TASK PROMPT: Write out each line from the data below that includes the word "sits".
[Opening STUDY MATERIAL section]
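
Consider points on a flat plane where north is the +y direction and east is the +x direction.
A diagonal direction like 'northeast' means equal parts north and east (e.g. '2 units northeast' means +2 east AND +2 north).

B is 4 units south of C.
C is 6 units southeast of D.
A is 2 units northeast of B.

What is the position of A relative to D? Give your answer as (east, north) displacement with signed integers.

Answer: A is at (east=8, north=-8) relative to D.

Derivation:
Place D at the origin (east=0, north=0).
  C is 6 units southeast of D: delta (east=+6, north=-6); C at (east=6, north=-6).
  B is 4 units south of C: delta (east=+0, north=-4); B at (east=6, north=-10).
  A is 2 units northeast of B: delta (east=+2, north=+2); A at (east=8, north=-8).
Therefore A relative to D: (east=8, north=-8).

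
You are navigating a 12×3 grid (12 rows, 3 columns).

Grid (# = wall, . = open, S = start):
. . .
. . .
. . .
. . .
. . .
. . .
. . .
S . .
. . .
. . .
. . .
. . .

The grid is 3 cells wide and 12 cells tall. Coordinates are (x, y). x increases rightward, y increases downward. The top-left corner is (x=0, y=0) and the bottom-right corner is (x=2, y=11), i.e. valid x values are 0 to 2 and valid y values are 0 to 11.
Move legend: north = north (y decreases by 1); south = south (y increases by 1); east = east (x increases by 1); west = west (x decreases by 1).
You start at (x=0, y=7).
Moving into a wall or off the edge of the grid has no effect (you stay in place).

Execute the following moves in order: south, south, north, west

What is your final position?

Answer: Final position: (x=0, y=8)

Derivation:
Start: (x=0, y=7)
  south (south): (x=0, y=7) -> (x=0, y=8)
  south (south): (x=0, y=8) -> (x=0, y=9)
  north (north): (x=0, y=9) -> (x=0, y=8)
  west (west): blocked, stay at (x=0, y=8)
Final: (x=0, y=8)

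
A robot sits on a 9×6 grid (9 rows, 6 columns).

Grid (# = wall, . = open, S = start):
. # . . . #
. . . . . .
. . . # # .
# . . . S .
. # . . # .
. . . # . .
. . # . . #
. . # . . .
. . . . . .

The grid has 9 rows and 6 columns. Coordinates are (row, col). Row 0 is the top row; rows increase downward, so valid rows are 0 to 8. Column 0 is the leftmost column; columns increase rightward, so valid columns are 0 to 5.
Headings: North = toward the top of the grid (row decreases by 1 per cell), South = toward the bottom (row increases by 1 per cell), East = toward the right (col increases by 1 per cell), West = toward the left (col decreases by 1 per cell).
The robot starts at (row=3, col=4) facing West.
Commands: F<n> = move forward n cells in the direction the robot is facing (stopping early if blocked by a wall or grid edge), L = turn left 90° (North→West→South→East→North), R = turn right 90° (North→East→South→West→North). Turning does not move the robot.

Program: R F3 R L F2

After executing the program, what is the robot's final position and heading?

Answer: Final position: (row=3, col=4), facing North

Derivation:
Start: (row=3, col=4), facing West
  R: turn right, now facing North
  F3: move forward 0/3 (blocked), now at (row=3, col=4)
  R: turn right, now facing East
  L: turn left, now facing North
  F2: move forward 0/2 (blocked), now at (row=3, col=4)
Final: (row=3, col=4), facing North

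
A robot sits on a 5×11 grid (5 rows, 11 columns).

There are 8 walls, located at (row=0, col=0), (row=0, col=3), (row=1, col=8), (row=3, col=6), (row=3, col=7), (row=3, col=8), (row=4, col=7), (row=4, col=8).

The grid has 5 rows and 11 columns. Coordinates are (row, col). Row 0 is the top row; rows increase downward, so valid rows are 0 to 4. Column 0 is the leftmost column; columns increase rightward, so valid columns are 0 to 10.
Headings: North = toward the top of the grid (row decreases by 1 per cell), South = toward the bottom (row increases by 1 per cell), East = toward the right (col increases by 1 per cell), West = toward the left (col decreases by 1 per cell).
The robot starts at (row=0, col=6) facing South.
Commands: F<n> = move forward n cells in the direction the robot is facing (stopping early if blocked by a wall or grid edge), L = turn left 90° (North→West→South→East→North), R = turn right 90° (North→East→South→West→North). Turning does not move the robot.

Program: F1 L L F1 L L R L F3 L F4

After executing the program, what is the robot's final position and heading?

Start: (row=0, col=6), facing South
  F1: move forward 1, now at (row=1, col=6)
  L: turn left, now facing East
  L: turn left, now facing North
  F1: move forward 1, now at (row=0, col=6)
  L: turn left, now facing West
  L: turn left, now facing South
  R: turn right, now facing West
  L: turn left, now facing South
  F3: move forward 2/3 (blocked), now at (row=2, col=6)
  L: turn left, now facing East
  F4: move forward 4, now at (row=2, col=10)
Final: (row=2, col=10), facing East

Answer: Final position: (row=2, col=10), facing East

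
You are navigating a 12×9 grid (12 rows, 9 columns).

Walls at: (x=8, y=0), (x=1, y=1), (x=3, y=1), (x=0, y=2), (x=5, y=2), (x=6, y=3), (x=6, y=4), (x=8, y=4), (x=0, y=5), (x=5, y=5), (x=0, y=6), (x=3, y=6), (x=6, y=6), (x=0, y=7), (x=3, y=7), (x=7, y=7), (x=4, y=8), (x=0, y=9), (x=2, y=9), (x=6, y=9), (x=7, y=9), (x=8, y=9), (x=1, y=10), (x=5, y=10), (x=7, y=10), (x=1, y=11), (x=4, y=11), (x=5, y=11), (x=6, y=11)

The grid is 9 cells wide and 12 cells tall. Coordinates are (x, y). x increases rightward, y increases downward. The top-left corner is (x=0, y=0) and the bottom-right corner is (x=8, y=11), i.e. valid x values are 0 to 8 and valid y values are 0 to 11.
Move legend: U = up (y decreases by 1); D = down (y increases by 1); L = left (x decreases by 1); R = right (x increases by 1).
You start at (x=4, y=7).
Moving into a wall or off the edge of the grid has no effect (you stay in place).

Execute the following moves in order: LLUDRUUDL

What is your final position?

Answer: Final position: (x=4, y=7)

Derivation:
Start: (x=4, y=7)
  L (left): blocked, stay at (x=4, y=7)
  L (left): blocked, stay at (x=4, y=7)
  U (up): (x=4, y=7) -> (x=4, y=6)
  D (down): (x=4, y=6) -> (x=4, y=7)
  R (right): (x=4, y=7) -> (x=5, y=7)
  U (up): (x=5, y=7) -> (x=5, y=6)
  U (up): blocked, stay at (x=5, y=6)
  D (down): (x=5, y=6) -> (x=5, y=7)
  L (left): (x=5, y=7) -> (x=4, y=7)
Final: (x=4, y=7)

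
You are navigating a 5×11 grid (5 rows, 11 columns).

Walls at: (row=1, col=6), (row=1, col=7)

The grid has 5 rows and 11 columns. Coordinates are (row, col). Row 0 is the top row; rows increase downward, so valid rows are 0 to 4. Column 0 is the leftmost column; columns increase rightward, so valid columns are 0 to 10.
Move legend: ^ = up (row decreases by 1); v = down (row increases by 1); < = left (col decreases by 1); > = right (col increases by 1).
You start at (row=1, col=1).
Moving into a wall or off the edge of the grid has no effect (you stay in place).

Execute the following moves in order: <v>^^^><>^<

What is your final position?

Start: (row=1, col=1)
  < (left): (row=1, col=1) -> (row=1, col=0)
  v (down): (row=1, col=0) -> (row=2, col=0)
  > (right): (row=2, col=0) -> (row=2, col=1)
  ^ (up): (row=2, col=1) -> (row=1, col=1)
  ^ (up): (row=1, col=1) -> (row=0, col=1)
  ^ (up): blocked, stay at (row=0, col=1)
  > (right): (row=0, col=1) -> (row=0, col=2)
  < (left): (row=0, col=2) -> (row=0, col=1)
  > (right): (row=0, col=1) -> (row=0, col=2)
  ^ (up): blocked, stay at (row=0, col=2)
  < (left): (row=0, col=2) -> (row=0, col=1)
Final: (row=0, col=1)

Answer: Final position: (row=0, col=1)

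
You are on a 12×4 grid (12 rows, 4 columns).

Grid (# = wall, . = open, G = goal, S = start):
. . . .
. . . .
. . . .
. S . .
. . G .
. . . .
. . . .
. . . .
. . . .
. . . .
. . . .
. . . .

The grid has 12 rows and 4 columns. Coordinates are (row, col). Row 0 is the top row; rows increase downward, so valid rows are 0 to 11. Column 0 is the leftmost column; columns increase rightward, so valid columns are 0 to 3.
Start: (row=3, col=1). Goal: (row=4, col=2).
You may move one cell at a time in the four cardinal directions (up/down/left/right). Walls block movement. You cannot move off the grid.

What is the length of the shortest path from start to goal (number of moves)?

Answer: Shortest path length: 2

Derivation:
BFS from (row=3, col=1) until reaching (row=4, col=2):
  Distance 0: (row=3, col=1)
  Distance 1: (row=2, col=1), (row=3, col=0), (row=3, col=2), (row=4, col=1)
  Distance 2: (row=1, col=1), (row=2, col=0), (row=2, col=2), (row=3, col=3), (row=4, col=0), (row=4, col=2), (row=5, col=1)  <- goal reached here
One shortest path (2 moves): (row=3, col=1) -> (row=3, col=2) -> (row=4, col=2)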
[Closing STUDY MATERIAL section]
[Opening STUDY MATERIAL section]
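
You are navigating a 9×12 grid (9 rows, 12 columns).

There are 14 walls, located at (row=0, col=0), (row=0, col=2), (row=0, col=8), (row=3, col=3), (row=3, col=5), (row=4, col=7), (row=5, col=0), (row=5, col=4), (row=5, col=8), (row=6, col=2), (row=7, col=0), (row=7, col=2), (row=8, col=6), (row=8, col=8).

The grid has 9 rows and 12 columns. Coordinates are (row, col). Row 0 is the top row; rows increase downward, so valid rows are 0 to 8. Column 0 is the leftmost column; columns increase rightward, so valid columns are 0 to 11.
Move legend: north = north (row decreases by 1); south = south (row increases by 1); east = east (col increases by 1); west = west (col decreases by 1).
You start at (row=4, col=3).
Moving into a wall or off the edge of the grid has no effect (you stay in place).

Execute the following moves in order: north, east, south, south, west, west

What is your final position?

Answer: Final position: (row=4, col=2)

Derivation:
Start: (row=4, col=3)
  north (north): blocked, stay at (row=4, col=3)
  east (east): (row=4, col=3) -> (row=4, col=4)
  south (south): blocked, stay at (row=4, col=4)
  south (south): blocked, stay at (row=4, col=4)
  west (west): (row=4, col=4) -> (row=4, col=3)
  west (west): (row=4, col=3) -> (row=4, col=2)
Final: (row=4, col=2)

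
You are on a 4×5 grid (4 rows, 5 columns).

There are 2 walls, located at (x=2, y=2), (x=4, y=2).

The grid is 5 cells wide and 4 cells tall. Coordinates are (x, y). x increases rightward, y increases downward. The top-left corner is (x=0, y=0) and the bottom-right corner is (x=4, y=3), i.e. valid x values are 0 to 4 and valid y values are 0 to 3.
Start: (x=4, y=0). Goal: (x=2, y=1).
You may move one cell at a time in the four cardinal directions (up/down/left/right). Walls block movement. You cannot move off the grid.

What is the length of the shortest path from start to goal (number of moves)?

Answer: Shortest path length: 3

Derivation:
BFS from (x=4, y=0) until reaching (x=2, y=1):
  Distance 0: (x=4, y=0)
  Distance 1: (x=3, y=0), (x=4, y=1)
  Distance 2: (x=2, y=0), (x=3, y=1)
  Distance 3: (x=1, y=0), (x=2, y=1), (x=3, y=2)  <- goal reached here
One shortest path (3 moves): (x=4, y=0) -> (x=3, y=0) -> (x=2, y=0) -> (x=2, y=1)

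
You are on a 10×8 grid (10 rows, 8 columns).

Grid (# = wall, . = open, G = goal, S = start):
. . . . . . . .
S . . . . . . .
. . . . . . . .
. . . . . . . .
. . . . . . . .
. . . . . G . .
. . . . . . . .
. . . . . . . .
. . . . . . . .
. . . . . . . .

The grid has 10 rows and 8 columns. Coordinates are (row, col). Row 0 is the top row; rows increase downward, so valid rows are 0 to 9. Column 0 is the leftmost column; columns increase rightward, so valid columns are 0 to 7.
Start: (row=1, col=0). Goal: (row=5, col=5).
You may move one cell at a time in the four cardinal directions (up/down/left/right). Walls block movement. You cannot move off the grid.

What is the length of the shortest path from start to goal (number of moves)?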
[Closing STUDY MATERIAL section]
[Opening STUDY MATERIAL section]
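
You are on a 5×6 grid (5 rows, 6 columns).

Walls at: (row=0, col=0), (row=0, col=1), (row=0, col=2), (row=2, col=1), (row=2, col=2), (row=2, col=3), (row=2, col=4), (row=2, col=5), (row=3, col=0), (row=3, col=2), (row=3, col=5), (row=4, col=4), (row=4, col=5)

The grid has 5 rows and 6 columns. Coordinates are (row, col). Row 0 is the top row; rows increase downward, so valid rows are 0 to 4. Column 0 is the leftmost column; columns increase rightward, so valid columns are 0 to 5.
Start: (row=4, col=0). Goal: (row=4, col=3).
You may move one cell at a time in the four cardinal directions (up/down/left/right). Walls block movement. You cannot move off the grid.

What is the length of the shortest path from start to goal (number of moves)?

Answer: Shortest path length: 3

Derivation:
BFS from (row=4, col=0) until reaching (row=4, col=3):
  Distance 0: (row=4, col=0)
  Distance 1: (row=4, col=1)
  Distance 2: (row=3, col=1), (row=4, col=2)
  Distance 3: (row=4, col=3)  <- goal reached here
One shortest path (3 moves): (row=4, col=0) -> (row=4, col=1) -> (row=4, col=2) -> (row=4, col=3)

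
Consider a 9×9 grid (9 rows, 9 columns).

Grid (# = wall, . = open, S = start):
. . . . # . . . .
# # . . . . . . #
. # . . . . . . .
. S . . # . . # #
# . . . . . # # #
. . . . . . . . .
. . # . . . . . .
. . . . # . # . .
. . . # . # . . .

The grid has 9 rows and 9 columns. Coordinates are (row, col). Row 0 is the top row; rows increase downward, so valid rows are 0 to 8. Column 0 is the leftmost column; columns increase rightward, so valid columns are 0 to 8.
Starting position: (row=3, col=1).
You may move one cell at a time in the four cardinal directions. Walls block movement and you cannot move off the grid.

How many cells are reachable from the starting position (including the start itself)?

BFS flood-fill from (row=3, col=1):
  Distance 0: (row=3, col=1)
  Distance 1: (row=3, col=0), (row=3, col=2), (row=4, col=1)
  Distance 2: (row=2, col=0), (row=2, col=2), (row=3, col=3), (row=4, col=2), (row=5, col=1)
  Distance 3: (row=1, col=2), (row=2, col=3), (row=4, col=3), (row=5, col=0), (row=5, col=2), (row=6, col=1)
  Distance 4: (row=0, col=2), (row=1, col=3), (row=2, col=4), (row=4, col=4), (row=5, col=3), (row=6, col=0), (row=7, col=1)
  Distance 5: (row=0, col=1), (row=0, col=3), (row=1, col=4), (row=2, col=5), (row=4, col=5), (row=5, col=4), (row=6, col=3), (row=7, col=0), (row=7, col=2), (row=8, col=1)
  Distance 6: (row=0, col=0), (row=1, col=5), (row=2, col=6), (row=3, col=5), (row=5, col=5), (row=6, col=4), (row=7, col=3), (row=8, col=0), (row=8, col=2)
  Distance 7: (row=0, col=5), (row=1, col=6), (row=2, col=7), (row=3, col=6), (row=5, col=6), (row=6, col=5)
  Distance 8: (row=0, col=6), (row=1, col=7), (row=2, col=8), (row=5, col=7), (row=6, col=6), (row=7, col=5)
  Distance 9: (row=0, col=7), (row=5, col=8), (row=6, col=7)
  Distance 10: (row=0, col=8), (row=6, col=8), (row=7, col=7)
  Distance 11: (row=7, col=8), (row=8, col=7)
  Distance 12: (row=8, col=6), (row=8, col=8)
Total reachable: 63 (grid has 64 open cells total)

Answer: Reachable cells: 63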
[Closing STUDY MATERIAL section]
ANSWER BOX:
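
A robot sits on a 9×6 grid (9 rows, 6 columns).
A robot sits on a 5×11 grid (5 rows, 11 columns).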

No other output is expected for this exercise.